**Instructions to follow**
The answer is to be an exact copy of the lines below running from the line with "step 3: leader → (-98.000, 12.000, -207.000°), clutch" down to the line with "step 8: leader", both ends included, and nothing more.

**Input data**
%%

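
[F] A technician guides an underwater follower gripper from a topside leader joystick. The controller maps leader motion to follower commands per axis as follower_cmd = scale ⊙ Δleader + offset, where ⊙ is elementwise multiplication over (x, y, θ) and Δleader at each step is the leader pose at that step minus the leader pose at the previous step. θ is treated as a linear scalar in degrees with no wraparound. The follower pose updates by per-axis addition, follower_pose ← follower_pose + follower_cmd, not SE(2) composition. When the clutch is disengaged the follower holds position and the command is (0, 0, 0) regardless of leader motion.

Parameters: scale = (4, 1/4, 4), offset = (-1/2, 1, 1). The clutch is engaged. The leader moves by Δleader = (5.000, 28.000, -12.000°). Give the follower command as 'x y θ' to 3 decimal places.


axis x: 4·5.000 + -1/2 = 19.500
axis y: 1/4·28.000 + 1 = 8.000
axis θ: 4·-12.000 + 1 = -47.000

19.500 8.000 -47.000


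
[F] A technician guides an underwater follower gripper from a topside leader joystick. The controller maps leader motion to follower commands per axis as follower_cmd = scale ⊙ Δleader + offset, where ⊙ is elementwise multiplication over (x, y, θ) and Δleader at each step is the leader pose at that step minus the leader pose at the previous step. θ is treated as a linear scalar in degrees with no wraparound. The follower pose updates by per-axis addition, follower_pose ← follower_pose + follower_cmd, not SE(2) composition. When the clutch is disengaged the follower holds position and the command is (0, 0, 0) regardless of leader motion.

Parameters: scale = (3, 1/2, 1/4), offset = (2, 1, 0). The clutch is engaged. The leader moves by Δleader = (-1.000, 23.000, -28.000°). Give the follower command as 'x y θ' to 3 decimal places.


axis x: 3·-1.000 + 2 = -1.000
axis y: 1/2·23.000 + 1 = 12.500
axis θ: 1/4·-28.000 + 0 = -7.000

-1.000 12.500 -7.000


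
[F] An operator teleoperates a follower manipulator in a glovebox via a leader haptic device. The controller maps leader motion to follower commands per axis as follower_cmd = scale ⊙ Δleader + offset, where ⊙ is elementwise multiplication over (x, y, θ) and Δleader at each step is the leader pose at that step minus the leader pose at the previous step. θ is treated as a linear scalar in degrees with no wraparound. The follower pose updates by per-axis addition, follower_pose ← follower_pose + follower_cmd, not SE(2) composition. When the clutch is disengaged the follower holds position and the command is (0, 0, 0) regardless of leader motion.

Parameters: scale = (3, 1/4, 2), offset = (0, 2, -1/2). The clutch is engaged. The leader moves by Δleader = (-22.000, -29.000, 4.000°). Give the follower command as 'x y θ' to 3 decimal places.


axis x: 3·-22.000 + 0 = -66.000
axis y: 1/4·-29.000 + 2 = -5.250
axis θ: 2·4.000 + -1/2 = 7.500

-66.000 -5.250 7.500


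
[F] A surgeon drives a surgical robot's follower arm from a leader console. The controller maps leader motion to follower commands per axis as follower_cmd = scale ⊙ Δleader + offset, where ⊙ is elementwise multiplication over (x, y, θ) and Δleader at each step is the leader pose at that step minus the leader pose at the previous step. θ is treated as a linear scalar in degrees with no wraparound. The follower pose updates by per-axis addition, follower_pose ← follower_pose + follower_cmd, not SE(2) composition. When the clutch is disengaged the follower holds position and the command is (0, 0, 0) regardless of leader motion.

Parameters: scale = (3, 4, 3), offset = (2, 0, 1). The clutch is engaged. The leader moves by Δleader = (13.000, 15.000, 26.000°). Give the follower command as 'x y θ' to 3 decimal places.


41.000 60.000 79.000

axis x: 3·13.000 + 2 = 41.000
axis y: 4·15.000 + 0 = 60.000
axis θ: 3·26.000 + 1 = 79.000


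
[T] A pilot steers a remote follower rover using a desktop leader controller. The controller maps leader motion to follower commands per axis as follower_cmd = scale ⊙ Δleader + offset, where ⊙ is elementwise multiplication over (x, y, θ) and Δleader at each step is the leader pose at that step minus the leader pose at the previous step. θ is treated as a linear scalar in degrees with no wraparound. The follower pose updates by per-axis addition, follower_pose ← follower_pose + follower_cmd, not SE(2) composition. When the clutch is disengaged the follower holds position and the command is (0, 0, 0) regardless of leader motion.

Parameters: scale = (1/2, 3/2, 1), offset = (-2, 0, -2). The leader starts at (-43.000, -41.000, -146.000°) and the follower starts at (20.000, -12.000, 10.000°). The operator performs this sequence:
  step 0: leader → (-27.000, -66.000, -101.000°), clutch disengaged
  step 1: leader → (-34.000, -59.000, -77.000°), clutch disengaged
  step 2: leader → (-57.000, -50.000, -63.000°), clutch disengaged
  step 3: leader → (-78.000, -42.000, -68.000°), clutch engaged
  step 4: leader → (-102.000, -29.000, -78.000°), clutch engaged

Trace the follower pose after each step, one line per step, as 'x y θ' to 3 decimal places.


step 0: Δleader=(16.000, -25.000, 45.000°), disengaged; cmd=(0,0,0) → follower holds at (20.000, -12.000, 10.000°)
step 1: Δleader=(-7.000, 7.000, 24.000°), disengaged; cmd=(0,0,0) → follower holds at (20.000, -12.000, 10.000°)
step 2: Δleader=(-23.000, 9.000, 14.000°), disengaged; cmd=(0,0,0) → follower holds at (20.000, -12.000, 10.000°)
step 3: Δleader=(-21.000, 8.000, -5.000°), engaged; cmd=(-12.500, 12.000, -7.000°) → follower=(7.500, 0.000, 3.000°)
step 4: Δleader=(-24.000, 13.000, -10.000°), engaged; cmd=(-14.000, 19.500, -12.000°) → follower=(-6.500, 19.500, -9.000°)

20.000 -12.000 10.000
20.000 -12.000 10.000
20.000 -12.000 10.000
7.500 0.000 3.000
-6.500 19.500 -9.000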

%%
%%

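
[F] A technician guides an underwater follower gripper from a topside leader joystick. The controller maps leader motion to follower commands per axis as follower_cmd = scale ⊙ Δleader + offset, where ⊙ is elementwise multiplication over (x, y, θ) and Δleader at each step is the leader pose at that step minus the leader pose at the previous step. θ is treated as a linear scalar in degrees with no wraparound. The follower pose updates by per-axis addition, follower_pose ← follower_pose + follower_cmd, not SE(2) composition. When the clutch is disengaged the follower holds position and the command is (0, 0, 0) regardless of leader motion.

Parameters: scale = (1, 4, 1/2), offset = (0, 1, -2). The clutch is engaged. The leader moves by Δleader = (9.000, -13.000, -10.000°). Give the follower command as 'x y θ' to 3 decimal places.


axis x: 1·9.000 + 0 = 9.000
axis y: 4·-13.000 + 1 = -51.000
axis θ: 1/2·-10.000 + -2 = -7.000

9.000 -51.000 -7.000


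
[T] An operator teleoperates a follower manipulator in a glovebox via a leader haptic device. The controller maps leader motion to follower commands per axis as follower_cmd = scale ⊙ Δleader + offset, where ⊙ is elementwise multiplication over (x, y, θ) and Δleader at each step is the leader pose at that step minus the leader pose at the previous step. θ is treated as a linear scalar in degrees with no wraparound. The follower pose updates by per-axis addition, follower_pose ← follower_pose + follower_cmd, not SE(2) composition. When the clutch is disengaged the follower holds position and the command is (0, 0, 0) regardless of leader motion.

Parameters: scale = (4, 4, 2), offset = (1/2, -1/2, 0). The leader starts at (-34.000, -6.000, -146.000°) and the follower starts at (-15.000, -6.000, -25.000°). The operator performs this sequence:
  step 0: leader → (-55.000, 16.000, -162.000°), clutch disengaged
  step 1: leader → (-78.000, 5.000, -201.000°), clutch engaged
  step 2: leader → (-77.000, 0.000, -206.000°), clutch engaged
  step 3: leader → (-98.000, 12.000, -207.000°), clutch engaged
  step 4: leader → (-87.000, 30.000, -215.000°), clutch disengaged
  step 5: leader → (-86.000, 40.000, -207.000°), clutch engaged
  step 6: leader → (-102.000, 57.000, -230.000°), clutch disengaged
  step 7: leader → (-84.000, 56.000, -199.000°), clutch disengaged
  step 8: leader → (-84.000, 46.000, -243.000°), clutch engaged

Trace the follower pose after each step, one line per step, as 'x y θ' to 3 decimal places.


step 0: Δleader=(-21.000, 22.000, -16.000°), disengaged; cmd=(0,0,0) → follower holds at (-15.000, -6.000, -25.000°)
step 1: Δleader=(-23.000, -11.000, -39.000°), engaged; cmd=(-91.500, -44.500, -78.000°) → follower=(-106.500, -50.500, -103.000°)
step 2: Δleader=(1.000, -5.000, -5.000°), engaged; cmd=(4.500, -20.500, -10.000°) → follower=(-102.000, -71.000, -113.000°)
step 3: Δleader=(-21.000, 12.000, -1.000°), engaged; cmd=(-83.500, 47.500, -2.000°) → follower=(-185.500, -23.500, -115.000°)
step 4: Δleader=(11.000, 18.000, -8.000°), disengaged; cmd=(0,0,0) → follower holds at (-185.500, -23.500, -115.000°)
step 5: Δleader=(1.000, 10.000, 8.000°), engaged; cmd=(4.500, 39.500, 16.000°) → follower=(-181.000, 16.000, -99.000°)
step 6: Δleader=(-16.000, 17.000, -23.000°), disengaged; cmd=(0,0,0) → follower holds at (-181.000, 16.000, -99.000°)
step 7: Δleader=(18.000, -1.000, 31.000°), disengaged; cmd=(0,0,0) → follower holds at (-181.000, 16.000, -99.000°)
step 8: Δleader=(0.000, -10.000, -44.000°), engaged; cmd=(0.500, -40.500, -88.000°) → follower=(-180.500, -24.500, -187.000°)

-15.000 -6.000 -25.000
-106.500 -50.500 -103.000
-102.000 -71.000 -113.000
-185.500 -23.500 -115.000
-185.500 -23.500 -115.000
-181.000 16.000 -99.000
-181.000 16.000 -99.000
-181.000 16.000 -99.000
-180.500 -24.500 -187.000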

%%
%%

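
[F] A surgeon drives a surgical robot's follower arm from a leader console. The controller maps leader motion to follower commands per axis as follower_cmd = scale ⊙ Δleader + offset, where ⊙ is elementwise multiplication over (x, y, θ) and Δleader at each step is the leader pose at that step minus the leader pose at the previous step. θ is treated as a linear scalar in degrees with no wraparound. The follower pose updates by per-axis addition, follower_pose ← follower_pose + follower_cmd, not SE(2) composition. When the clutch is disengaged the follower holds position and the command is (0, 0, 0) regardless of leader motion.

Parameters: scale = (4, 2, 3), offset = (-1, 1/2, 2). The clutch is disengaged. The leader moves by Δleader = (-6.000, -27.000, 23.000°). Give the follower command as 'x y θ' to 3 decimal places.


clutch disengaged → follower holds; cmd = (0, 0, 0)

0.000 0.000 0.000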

%%

**Task answer**
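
  step 3: leader → (-98.000, 12.000, -207.000°), clutch engaged
  step 4: leader → (-87.000, 30.000, -215.000°), clutch disengaged
  step 5: leader → (-86.000, 40.000, -207.000°), clutch engaged
  step 6: leader → (-102.000, 57.000, -230.000°), clutch disengaged
  step 7: leader → (-84.000, 56.000, -199.000°), clutch disengaged
  step 8: leader → (-84.000, 46.000, -243.000°), clutch engaged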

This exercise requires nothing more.